'''

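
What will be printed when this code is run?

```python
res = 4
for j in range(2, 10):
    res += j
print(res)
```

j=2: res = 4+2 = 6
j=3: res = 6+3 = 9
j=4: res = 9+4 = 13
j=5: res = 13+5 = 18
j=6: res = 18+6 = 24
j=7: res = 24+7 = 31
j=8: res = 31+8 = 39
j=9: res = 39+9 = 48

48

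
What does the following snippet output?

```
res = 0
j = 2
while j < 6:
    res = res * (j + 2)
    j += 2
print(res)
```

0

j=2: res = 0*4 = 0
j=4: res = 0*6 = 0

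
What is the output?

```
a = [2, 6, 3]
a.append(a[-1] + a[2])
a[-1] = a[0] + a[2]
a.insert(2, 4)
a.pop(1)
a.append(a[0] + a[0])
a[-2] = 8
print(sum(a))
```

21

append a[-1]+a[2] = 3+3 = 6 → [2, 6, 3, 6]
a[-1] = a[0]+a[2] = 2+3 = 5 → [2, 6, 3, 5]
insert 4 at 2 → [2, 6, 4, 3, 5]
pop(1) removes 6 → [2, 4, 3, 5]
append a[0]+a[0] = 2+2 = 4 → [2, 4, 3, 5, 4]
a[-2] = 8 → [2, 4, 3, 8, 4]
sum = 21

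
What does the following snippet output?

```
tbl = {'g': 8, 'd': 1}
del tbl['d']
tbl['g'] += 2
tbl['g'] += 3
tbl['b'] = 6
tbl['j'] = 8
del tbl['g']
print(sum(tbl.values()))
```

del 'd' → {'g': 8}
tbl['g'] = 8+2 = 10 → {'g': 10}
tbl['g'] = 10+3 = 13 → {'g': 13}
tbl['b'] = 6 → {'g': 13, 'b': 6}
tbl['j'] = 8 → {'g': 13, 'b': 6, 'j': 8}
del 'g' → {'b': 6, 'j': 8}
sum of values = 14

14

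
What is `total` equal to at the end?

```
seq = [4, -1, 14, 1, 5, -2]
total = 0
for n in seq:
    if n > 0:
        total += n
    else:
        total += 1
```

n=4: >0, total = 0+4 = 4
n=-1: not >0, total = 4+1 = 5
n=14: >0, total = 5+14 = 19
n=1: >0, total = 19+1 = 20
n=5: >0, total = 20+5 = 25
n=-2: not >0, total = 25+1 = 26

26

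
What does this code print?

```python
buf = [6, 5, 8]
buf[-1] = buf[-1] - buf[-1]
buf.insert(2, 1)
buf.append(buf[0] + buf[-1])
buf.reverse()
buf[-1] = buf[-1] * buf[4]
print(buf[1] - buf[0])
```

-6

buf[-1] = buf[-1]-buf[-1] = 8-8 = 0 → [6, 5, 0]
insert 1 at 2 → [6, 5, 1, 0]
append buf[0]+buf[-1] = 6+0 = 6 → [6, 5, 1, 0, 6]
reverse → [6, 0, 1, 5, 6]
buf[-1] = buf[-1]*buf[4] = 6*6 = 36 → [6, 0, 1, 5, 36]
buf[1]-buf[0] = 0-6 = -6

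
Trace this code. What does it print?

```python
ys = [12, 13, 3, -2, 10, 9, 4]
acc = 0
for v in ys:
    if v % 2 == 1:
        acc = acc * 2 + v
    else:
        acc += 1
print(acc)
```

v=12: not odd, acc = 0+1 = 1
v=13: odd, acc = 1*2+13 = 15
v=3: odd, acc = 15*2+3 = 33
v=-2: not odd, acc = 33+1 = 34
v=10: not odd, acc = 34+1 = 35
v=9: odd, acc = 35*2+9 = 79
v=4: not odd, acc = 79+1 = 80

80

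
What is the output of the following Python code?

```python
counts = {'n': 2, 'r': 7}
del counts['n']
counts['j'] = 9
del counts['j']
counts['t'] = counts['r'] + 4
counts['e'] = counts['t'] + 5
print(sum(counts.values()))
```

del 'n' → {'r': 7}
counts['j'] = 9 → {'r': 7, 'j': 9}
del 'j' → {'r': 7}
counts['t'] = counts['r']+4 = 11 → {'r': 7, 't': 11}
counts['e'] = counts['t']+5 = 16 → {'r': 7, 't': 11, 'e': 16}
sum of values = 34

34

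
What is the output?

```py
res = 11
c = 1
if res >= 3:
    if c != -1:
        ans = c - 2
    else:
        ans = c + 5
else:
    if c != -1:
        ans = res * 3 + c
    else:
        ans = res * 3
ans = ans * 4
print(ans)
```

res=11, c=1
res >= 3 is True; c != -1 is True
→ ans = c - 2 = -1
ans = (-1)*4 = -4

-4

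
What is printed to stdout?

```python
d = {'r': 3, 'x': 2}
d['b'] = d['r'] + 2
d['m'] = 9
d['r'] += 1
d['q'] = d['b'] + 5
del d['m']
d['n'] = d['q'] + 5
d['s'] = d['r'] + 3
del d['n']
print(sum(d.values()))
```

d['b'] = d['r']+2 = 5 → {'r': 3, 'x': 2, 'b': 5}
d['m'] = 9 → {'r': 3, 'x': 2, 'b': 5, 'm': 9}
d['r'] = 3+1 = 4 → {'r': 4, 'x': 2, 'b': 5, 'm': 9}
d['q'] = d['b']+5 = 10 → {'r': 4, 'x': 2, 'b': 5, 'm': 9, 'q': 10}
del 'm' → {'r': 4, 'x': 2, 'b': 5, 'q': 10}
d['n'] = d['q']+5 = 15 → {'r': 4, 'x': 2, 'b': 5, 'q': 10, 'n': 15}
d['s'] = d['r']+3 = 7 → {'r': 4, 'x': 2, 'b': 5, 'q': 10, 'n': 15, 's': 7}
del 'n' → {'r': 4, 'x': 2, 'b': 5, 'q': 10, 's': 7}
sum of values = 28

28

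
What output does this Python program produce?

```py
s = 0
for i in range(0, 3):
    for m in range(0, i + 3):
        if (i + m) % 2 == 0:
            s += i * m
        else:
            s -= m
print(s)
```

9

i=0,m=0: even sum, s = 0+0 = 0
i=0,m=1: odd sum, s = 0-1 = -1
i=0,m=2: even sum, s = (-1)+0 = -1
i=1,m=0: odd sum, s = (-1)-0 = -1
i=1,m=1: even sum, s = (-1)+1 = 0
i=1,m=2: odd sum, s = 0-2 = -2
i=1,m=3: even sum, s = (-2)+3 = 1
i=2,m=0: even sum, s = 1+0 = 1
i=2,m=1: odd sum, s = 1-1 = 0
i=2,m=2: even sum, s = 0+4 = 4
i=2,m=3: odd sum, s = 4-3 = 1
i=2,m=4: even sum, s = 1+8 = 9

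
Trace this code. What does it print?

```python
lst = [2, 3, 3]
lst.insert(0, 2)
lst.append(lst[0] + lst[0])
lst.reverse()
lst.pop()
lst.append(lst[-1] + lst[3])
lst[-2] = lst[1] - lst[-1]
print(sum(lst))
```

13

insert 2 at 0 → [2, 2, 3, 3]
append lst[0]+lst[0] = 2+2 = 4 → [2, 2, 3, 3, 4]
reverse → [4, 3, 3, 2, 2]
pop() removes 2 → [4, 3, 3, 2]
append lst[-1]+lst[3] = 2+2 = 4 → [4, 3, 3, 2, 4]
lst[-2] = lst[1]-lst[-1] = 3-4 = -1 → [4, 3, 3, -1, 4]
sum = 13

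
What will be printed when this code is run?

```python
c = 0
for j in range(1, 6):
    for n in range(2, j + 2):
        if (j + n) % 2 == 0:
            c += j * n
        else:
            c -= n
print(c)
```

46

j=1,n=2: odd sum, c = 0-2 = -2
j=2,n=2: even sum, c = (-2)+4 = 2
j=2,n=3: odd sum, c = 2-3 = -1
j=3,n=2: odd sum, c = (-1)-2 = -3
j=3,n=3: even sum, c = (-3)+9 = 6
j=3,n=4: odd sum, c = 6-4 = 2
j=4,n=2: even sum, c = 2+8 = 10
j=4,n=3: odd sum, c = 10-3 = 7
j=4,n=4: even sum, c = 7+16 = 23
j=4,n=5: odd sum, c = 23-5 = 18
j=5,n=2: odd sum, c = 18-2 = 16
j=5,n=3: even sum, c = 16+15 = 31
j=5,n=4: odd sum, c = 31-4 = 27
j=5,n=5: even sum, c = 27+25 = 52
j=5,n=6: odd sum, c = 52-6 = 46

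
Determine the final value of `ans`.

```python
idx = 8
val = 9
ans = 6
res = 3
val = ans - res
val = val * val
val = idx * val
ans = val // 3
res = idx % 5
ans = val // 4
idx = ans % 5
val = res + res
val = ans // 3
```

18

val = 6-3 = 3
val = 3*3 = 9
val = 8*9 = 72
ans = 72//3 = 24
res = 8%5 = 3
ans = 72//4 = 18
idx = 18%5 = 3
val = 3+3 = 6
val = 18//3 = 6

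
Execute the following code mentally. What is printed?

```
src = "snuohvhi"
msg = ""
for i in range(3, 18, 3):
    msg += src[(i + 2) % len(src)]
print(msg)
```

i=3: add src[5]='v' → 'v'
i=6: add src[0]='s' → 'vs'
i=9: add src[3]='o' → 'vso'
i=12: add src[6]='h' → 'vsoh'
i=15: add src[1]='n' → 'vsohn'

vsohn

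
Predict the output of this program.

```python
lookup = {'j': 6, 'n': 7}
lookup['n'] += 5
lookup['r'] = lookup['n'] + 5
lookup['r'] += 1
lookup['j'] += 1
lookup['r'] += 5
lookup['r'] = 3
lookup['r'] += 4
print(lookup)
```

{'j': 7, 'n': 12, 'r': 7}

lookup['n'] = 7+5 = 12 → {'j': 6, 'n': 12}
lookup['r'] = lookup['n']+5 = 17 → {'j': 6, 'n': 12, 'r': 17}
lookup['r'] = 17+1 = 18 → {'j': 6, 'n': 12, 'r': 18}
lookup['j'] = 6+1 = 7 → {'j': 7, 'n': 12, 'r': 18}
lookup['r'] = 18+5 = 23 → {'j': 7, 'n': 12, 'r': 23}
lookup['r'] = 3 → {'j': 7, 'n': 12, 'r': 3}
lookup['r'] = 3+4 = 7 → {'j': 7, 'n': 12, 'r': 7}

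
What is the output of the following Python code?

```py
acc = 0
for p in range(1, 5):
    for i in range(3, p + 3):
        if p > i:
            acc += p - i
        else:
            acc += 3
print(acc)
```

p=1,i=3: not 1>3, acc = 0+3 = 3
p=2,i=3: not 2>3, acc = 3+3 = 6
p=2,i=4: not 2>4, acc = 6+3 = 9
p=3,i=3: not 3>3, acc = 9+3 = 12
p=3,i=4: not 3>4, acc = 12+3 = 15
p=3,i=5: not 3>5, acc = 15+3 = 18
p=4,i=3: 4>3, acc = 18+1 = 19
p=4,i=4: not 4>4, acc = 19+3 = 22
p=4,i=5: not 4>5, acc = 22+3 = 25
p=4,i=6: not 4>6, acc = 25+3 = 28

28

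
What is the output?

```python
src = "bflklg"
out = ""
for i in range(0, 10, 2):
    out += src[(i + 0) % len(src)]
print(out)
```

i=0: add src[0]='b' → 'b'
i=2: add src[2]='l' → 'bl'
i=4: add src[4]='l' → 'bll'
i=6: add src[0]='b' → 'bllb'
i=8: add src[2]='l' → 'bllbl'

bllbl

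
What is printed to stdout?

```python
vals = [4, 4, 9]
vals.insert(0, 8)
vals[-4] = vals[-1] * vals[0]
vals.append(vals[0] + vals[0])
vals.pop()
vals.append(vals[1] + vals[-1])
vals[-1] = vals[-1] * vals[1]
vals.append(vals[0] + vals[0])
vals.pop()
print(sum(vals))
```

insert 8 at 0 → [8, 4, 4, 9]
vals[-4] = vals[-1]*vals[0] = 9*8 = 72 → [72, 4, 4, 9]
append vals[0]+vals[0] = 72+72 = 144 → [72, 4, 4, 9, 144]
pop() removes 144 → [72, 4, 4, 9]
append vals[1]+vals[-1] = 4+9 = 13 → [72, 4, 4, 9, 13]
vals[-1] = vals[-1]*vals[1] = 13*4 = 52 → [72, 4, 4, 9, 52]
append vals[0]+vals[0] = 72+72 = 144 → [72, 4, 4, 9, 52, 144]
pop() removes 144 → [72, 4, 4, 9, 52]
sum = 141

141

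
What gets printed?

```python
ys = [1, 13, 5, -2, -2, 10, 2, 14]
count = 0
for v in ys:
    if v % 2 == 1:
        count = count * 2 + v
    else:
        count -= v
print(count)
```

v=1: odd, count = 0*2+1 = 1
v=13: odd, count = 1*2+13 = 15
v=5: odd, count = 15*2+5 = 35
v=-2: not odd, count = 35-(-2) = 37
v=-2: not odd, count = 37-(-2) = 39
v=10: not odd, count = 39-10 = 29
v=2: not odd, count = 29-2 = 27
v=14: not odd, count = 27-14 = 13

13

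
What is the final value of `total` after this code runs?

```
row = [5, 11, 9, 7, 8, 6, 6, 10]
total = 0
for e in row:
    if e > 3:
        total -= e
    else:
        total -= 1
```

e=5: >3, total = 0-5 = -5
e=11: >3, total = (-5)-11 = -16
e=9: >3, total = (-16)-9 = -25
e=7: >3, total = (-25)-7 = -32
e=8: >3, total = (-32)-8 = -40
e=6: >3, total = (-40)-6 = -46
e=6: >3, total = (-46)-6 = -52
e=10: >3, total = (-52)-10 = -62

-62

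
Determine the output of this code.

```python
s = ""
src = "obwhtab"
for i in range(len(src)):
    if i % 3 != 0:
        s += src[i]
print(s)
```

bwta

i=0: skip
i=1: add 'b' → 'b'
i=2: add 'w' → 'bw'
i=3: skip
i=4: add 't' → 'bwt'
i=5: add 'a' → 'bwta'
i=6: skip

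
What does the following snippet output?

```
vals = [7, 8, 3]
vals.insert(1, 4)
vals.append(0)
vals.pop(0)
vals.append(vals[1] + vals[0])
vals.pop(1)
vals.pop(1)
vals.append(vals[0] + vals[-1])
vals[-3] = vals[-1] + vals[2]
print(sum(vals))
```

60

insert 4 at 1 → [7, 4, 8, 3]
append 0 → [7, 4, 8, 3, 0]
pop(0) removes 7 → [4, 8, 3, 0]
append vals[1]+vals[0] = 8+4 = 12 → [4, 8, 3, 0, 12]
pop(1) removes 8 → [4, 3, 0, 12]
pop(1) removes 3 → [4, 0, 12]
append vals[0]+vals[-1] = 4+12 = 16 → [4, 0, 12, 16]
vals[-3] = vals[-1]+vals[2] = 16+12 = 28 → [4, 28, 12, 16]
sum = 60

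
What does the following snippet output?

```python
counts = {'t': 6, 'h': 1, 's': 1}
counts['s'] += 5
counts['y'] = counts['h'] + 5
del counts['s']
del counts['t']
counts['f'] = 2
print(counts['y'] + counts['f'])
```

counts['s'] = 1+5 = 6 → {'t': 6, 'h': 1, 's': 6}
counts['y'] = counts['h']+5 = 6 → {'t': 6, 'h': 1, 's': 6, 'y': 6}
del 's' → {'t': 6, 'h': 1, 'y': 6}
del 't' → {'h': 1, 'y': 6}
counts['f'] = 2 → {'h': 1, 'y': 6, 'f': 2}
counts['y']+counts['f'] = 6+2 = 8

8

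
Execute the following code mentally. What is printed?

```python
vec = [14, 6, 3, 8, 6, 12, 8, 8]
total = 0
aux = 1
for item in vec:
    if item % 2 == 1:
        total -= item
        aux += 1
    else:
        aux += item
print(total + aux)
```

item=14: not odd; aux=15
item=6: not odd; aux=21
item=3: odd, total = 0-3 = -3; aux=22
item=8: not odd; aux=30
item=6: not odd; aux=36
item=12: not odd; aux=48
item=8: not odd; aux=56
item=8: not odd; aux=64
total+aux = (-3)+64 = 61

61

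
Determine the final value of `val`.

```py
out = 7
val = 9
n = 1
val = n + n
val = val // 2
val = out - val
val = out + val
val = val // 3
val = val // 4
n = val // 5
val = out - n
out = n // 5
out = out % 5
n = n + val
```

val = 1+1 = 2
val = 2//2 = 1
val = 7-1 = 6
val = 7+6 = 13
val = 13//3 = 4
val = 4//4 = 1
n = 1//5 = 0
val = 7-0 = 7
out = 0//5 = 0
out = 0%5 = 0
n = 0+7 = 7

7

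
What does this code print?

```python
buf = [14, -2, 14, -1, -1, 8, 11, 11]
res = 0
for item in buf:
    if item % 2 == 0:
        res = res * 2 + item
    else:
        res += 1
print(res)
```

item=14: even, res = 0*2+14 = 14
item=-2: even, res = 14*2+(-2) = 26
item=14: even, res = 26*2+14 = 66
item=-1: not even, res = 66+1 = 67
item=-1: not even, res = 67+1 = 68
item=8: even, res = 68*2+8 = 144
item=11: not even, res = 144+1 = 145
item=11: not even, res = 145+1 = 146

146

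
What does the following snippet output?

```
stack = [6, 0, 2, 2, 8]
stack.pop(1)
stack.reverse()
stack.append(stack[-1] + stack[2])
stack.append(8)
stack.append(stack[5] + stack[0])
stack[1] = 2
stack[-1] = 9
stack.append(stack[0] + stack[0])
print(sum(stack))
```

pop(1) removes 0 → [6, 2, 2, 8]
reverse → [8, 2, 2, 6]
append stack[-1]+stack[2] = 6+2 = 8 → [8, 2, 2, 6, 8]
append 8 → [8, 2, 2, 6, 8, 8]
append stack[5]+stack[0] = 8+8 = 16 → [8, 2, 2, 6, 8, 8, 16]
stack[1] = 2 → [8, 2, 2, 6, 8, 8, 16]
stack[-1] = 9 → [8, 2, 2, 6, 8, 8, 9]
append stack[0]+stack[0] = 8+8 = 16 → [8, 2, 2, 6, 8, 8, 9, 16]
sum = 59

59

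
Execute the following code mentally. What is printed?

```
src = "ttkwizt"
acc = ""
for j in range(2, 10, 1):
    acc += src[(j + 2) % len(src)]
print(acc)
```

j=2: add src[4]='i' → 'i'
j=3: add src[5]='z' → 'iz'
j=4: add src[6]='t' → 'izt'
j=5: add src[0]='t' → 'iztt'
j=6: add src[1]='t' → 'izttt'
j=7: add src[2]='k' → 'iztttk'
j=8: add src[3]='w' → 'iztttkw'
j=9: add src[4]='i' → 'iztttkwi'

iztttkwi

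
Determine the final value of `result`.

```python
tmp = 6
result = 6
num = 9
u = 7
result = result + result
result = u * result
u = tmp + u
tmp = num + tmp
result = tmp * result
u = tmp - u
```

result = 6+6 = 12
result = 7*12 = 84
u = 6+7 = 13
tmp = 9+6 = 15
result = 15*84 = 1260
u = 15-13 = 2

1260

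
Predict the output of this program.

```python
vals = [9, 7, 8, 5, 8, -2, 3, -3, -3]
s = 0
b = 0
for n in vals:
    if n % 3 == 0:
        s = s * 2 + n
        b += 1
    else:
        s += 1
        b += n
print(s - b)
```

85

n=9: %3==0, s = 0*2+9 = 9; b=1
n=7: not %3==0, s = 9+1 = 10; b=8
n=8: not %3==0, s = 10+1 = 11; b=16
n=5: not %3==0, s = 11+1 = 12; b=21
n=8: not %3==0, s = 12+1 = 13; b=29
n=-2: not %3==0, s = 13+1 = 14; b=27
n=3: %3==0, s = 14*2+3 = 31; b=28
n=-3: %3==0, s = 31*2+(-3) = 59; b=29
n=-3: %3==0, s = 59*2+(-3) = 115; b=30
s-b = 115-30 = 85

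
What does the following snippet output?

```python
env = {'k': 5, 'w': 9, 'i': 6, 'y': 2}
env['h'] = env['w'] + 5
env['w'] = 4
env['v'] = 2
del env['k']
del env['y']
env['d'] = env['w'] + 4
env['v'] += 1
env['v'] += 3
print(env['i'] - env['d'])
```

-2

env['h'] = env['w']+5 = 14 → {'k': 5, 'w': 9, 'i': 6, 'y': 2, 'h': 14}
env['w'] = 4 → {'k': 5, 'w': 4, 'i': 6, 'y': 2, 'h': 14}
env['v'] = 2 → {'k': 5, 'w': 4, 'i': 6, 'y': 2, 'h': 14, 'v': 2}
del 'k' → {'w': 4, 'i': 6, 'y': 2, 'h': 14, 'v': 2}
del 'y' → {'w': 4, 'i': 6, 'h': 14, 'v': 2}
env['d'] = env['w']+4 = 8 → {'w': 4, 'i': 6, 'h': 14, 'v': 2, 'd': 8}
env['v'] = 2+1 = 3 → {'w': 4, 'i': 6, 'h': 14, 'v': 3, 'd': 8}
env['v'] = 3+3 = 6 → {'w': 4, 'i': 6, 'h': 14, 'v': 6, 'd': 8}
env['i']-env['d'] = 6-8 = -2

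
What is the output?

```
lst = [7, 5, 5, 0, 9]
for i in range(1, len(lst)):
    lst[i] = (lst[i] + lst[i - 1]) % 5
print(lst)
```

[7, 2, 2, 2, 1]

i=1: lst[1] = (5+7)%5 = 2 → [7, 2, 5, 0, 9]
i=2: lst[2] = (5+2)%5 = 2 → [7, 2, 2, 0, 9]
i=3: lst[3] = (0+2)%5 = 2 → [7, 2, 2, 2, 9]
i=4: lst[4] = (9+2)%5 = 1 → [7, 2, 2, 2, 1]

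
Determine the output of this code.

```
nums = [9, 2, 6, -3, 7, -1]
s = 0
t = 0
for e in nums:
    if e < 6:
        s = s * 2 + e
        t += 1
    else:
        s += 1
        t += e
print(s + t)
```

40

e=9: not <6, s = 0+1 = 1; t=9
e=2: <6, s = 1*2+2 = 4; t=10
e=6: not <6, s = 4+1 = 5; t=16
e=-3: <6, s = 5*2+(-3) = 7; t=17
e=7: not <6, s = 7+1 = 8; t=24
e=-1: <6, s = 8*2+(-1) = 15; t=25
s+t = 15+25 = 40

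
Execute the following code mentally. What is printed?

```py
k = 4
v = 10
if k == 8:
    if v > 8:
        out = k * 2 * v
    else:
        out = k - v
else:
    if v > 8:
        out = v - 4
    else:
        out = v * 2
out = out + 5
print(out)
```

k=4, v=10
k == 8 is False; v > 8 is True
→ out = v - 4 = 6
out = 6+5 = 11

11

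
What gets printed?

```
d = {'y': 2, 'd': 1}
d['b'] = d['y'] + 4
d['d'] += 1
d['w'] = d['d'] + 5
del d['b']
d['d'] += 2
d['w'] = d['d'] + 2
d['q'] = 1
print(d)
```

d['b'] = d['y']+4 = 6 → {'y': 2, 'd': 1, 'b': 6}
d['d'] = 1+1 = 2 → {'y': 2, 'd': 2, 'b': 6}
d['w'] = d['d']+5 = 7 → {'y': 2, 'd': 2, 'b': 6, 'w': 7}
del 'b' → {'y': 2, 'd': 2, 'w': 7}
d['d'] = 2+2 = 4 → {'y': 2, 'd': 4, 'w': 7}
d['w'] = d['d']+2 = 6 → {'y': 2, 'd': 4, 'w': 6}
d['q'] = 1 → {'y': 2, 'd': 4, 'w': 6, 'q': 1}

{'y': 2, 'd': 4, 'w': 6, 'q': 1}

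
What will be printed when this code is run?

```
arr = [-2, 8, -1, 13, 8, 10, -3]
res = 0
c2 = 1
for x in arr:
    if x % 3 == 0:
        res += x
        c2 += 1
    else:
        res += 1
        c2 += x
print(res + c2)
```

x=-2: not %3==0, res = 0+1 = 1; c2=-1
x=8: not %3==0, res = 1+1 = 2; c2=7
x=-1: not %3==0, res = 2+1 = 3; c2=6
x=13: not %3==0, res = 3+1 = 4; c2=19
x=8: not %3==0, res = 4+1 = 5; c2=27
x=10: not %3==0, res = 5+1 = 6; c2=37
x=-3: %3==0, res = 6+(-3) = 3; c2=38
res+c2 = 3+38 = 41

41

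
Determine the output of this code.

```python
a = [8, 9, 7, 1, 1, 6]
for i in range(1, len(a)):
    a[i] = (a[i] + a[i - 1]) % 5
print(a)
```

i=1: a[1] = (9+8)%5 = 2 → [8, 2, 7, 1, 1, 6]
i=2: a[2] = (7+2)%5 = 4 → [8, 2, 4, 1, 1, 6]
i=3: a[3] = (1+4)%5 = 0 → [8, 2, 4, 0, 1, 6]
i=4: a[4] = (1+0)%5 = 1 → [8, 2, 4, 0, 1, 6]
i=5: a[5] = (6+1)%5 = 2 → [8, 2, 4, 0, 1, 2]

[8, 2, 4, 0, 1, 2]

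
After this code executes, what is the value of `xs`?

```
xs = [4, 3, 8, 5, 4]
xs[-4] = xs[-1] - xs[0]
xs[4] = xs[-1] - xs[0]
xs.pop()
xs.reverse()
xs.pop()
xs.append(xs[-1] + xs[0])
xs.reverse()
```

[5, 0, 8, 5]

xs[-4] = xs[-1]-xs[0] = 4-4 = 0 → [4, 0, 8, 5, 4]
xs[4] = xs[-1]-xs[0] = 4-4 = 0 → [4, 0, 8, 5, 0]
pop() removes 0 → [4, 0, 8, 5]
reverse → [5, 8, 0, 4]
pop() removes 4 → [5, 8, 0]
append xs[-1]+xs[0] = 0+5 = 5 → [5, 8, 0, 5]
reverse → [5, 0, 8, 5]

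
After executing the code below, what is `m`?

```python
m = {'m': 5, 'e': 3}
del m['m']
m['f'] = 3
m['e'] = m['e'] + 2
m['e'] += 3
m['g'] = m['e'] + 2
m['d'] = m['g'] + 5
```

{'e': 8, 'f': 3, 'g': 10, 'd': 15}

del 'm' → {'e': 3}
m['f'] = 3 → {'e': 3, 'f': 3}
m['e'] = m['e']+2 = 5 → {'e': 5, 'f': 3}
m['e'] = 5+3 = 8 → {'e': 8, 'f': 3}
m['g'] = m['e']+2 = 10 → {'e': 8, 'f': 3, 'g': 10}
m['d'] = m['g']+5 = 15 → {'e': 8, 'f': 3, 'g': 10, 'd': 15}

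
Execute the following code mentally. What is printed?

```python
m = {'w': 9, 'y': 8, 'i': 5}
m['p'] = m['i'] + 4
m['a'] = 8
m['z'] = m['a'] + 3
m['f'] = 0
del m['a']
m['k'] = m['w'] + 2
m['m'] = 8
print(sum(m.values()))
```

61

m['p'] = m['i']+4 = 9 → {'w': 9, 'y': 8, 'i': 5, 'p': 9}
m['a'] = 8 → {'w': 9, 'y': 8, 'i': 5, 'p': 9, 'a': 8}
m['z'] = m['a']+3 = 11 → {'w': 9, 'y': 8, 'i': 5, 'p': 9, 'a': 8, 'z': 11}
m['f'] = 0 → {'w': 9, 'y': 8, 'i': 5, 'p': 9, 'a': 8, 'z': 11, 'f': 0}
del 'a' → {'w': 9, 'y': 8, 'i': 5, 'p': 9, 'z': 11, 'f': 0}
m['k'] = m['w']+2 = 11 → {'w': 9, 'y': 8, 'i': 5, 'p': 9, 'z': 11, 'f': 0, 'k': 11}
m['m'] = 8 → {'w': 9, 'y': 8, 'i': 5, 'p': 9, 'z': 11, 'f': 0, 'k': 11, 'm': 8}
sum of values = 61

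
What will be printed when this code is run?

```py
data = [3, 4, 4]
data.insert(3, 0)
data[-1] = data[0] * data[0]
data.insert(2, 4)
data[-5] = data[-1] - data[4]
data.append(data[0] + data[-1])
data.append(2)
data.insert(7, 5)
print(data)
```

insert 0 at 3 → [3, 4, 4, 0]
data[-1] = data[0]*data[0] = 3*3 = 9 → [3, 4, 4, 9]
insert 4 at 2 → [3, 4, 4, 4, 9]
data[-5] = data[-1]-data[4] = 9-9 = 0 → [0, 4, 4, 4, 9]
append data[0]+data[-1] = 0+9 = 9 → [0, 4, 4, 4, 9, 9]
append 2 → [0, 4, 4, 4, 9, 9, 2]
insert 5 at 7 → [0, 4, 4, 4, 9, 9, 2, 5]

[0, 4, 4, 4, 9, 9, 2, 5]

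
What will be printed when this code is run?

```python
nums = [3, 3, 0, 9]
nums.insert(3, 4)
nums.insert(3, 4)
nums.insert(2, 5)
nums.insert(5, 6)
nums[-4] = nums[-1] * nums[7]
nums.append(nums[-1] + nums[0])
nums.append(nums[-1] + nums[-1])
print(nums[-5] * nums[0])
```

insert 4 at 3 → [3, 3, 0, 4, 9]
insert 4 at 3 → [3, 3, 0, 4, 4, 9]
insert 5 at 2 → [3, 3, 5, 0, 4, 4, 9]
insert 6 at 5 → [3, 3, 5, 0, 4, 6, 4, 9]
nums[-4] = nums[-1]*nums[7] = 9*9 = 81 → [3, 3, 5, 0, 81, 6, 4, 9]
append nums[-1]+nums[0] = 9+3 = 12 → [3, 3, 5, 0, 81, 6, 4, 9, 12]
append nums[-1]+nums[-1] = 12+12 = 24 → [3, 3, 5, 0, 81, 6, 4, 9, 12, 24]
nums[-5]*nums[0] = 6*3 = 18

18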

'''

- _WHAT IS NEEDED_:
Your answer should be the lines of the records that hold the string "final".

- _WRITTEN ANSWER_:
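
Determine the final value of `ans`.
What is the final value of `total` after this code runs?
Determine the final value of `val`.
Determine the final value of `result`.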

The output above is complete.